Work item ->
Go through the records and copy each line where the string "translate" occurs.

══ Records supplied

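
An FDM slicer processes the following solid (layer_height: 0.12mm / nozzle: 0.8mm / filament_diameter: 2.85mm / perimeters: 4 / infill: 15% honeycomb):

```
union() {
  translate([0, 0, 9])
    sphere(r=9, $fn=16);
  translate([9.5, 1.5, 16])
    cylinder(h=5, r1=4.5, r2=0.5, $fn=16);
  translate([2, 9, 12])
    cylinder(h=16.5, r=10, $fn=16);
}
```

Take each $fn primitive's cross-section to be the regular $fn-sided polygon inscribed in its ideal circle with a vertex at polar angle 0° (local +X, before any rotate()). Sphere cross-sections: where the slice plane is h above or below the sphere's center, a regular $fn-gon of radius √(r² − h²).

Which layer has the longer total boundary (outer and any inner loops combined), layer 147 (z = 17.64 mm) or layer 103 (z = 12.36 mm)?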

════

Exercise response ->
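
  translate([0, 0, 9])
  translate([9.5, 1.5, 16])
  translate([2, 9, 12])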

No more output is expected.